Segment Start: Data in this exercise

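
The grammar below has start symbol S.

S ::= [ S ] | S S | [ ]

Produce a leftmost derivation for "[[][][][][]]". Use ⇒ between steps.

S ⇒ [S]   [S ::= [ S ]]
[S] ⇒ [SS]   [S ::= S S]
[SS] ⇒ [SSS]   [S ::= S S]
[SSS] ⇒ [SSSS]   [S ::= S S]
[SSSS] ⇒ [SSSSS]   [S ::= S S]
[SSSSS] ⇒ [[]SSSS]   [S ::= [ ]]
[[]SSSS] ⇒ [[][]SSS]   [S ::= [ ]]
[[][]SSS] ⇒ [[][][]SS]   [S ::= [ ]]
[[][][]SS] ⇒ [[][][][]S]   [S ::= [ ]]
[[][][][]S] ⇒ [[][][][][]]   [S ::= [ ]]

S ⇒ [S] ⇒ [SS] ⇒ [SSS] ⇒ [SSSS] ⇒ [SSSSS] ⇒ [[]SSSS] ⇒ [[][]SSS] ⇒ [[][][]SS] ⇒ [[][][][]S] ⇒ [[][][][][]]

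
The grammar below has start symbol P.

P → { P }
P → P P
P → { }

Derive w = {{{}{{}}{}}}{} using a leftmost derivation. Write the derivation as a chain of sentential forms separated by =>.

P => PP => {P}P => {{P}}P => {{PP}}P => {{PPP}}P => {{{}PP}}P => {{{}{P}P}}P => {{{}{{}}P}}P => {{{}{{}}{}}}P => {{{}{{}}{}}}{}

P => PP   [P → P P]
PP => {P}P   [P → { P }]
{P}P => {{P}}P   [P → { P }]
{{P}}P => {{PP}}P   [P → P P]
{{PP}}P => {{PPP}}P   [P → P P]
{{PPP}}P => {{{}PP}}P   [P → { }]
{{{}PP}}P => {{{}{P}P}}P   [P → { P }]
{{{}{P}P}}P => {{{}{{}}P}}P   [P → { }]
{{{}{{}}P}}P => {{{}{{}}{}}}P   [P → { }]
{{{}{{}}{}}}P => {{{}{{}}{}}}{}   [P → { }]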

Segment End: Data in this exercise

Exercise prompt.
Using the records above, please retype only the run of lines from the line holding "separated by =>." through the last line, both ends included.

Expected answer.
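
Derive w = {{{}{{}}{}}}{} using a leftmost derivation. Write the derivation as a chain of sentential forms separated by =>.

P => PP => {P}P => {{P}}P => {{PP}}P => {{PPP}}P => {{{}PP}}P => {{{}{P}P}}P => {{{}{{}}P}}P => {{{}{{}}{}}}P => {{{}{{}}{}}}{}

P => PP   [P → P P]
PP => {P}P   [P → { P }]
{P}P => {{P}}P   [P → { P }]
{{P}}P => {{PP}}P   [P → P P]
{{PP}}P => {{PPP}}P   [P → P P]
{{PPP}}P => {{{}PP}}P   [P → { }]
{{{}PP}}P => {{{}{P}P}}P   [P → { P }]
{{{}{P}P}}P => {{{}{{}}P}}P   [P → { }]
{{{}{{}}P}}P => {{{}{{}}{}}}P   [P → { }]
{{{}{{}}{}}}P => {{{}{{}}{}}}{}   [P → { }]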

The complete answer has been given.